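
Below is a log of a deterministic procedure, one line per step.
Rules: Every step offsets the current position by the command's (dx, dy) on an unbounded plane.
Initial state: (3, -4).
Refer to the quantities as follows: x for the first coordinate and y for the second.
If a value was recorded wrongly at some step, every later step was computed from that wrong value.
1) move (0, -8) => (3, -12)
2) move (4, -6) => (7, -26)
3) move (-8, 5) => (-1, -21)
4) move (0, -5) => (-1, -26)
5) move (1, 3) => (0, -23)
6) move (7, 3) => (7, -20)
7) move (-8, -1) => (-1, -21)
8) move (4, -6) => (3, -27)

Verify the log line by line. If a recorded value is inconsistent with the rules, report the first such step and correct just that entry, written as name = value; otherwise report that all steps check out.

step 2, y = -18

Recomputing the run from the initial state:
step 1: x = 3, y = -12
step 2: x = 7, y = -18
step 3: x = -1, y = -13
step 4: x = -1, y = -18
step 5: x = 0, y = -15
step 6: x = 7, y = -12
step 7: x = -1, y = -13
step 8: x = 3, y = -19
The first disagreement with the log is at step 2, where the value should be y = -18.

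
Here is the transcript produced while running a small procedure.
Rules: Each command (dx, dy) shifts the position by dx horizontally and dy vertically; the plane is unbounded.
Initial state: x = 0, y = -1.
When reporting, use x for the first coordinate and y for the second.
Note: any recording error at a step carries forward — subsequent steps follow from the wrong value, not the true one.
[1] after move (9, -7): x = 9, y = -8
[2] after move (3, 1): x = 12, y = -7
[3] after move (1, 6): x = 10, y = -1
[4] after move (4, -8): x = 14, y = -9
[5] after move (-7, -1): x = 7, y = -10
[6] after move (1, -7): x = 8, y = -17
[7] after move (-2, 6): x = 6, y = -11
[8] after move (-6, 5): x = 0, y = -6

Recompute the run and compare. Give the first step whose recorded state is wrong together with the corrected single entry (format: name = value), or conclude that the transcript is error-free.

1. x = 0 + (9) = 9, y = -1 + (-7) = -8 (consistent with the transcript)
2. x = 9 + (3) = 12, y = -8 + (1) = -7 (no discrepancy)
3. x = 12 + (1) = 13, y = -7 + (6) = -1 (the entry is off here)
That makes step 3 the first incorrect line — x = 13 is what it should show.

step 3, x = 13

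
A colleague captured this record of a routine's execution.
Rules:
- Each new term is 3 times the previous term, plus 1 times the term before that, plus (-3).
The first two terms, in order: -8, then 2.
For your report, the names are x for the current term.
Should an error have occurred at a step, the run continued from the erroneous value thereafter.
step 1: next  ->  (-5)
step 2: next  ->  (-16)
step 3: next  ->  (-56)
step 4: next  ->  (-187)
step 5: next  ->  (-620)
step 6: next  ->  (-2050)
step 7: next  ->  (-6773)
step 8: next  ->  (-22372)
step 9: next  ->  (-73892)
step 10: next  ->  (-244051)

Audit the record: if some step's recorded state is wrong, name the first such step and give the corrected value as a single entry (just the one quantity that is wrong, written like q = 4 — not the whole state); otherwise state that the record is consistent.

no error

step 1: x = 3*(2) + (1)*(-8) + (-3) = -5 -> consistent with the record
step 2: x = 3*(-5) + (1)*(2) + (-3) = -16 -> exactly as logged
step 3: x = 3*(-16) + (1)*(-5) + (-3) = -56 -> exactly as logged
step 4: x = 3*(-56) + (1)*(-16) + (-3) = -187 -> checks out
step 5: x = 3*(-187) + (1)*(-56) + (-3) = -620 -> confirmed correct
step 6: x = 3*(-620) + (1)*(-187) + (-3) = -2050 -> verified
step 7: x = 3*(-2050) + (1)*(-620) + (-3) = -6773 -> same as recorded
step 8: x = 3*(-6773) + (1)*(-2050) + (-3) = -22372 -> consistent with the record
step 9: x = 3*(-22372) + (1)*(-6773) + (-3) = -73892 -> agrees with the record
step 10: x = 3*(-73892) + (1)*(-22372) + (-3) = -244051 -> no discrepancy
All entries verified; no error found.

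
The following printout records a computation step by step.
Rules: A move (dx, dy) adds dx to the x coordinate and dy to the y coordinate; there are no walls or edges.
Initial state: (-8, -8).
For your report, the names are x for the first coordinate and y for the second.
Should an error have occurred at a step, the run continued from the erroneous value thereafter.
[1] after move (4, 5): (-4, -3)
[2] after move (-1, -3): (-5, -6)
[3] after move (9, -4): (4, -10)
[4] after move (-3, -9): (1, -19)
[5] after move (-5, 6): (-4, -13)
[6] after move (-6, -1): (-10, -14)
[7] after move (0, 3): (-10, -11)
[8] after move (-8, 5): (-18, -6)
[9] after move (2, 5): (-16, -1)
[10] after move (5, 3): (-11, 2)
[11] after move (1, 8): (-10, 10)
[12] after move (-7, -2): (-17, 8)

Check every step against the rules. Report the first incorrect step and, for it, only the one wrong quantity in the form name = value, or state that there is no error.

step 1: x = -8 + (4) = -4, y = -8 + (5) = -3 -> checks out
step 2: x = -4 + (-1) = -5, y = -3 + (-3) = -6 -> exactly as logged
step 3: x = -5 + (9) = 4, y = -6 + (-4) = -10 -> checks out
step 4: x = 4 + (-3) = 1, y = -10 + (-9) = -19 -> matches
step 5: x = 1 + (-5) = -4, y = -19 + (6) = -13 -> confirmed correct
step 6: x = -4 + (-6) = -10, y = -13 + (-1) = -14 -> verified
step 7: x = -10 + (0) = -10, y = -14 + (3) = -11 -> same as recorded
step 8: x = -10 + (-8) = -18, y = -11 + (5) = -6 -> consistent with the printout
step 9: x = -18 + (2) = -16, y = -6 + (5) = -1 -> in agreement
step 10: x = -16 + (5) = -11, y = -1 + (3) = 2 -> exactly as logged
step 11: x = -11 + (1) = -10, y = 2 + (8) = 10 -> verified
step 12: x = -10 + (-7) = -17, y = 10 + (-2) = 8 -> no discrepancy
No step deviates from the rules.

no error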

---------------

- **WHAT IS NEEDED**:
Copy out the whole listing, word for word.

- **PROBLEM SOLUTION**:
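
Below is a log of a deterministic procedure, one line per step.
Rules: Every step offsets the current position by the command's (dx, dy) on an unbounded plane.
Initial state: (3, -4).
Refer to the quantities as follows: x for the first coordinate and y for the second.
If a value was recorded wrongly at some step, every later step was computed from that wrong value.
1) move (0, -8) => (3, -12)
2) move (4, -6) => (7, -26)
3) move (-8, 5) => (-1, -21)
4) move (0, -5) => (-1, -26)
5) move (1, 3) => (0, -23)
6) move (7, 3) => (7, -20)
7) move (-8, -1) => (-1, -21)
8) move (4, -6) => (3, -27)

Verify the log line by line. If a recorded value is inconsistent with the rules, report the first such step and correct just that entry, written as name = value; otherwise report that all steps check out.

step 2, y = -18

Recomputing the run from the initial state:
step 1: x = 3, y = -12
step 2: x = 7, y = -18
step 3: x = -1, y = -13
step 4: x = -1, y = -18
step 5: x = 0, y = -15
step 6: x = 7, y = -12
step 7: x = -1, y = -13
step 8: x = 3, y = -19
The first disagreement with the log is at step 2, where the value should be y = -18.

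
Here is the transcript produced while running a small procedure.
Rules: Each command (dx, dy) shifts the position by dx horizontally and dy vertically; the plane is unbounded.
Initial state: x = 0, y = -1.
When reporting, use x for the first coordinate and y for the second.
Note: any recording error at a step carries forward — subsequent steps follow from the wrong value, not the true one.
[1] after move (9, -7): x = 9, y = -8
[2] after move (3, 1): x = 12, y = -7
[3] after move (1, 6): x = 10, y = -1
[4] after move (4, -8): x = 14, y = -9
[5] after move (-7, -1): x = 7, y = -10
[6] after move (1, -7): x = 8, y = -17
[7] after move (-2, 6): x = 6, y = -11
[8] after move (-6, 5): x = 0, y = -6

Recompute the run and compare. Give the first step whose recorded state is wrong together with the corrected single entry (format: name = value), or conclude that the transcript is error-free.

1. x = 0 + (9) = 9, y = -1 + (-7) = -8 (consistent with the transcript)
2. x = 9 + (3) = 12, y = -8 + (1) = -7 (no discrepancy)
3. x = 12 + (1) = 13, y = -7 + (6) = -1 (the entry is off here)
That makes step 3 the first incorrect line — x = 13 is what it should show.

step 3, x = 13

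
A colleague captured this record of a routine's execution.
Rules:
- Each new term is 3 times the previous term, plus 1 times the term before that, plus (-3).
The first two terms, in order: -8, then 2.
For your report, the names are x for the current term.
Should an error have occurred at a step, the run continued from the erroneous value thereafter.
step 1: next  ->  (-5)
step 2: next  ->  (-16)
step 3: next  ->  (-56)
step 4: next  ->  (-187)
step 5: next  ->  (-620)
step 6: next  ->  (-2050)
step 7: next  ->  (-6773)
step 8: next  ->  (-22372)
step 9: next  ->  (-73892)
step 10: next  ->  (-244051)

Audit the record: if some step's recorded state is wrong, name the first such step and give the corrected value as a single entry (just the one quantity that is wrong, written like q = 4 — not the whole state); otherwise state that the record is consistent.

no error

step 1: x = 3*(2) + (1)*(-8) + (-3) = -5 -> consistent with the record
step 2: x = 3*(-5) + (1)*(2) + (-3) = -16 -> exactly as logged
step 3: x = 3*(-16) + (1)*(-5) + (-3) = -56 -> exactly as logged
step 4: x = 3*(-56) + (1)*(-16) + (-3) = -187 -> checks out
step 5: x = 3*(-187) + (1)*(-56) + (-3) = -620 -> confirmed correct
step 6: x = 3*(-620) + (1)*(-187) + (-3) = -2050 -> verified
step 7: x = 3*(-2050) + (1)*(-620) + (-3) = -6773 -> same as recorded
step 8: x = 3*(-6773) + (1)*(-2050) + (-3) = -22372 -> consistent with the record
step 9: x = 3*(-22372) + (1)*(-6773) + (-3) = -73892 -> agrees with the record
step 10: x = 3*(-73892) + (1)*(-22372) + (-3) = -244051 -> no discrepancy
All entries verified; no error found.

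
The following printout records a computation step by step.
Rules: A move (dx, dy) adds dx to the x coordinate and dy to the y coordinate; there are no walls or edges.
Initial state: (-8, -8).
For your report, the names are x for the first coordinate and y for the second.
Should an error have occurred at a step, the run continued from the erroneous value thereafter.
[1] after move (4, 5): (-4, -3)
[2] after move (-1, -3): (-5, -6)
[3] after move (9, -4): (4, -10)
[4] after move (-3, -9): (1, -19)
[5] after move (-5, 6): (-4, -13)
[6] after move (-6, -1): (-10, -14)
[7] after move (0, 3): (-10, -11)
[8] after move (-8, 5): (-18, -6)
[9] after move (2, 5): (-16, -1)
[10] after move (5, 3): (-11, 2)
[11] after move (1, 8): (-10, 10)
[12] after move (-7, -2): (-17, 8)

Check every step against the rules. Report the first incorrect step and, for it, only the one wrong quantity in the form name = value, or state that there is no error.

step 1: x = -8 + (4) = -4, y = -8 + (5) = -3 -> checks out
step 2: x = -4 + (-1) = -5, y = -3 + (-3) = -6 -> exactly as logged
step 3: x = -5 + (9) = 4, y = -6 + (-4) = -10 -> checks out
step 4: x = 4 + (-3) = 1, y = -10 + (-9) = -19 -> matches
step 5: x = 1 + (-5) = -4, y = -19 + (6) = -13 -> confirmed correct
step 6: x = -4 + (-6) = -10, y = -13 + (-1) = -14 -> verified
step 7: x = -10 + (0) = -10, y = -14 + (3) = -11 -> same as recorded
step 8: x = -10 + (-8) = -18, y = -11 + (5) = -6 -> consistent with the printout
step 9: x = -18 + (2) = -16, y = -6 + (5) = -1 -> in agreement
step 10: x = -16 + (5) = -11, y = -1 + (3) = 2 -> exactly as logged
step 11: x = -11 + (1) = -10, y = 2 + (8) = 10 -> verified
step 12: x = -10 + (-7) = -17, y = 10 + (-2) = 8 -> no discrepancy
No step deviates from the rules.

no error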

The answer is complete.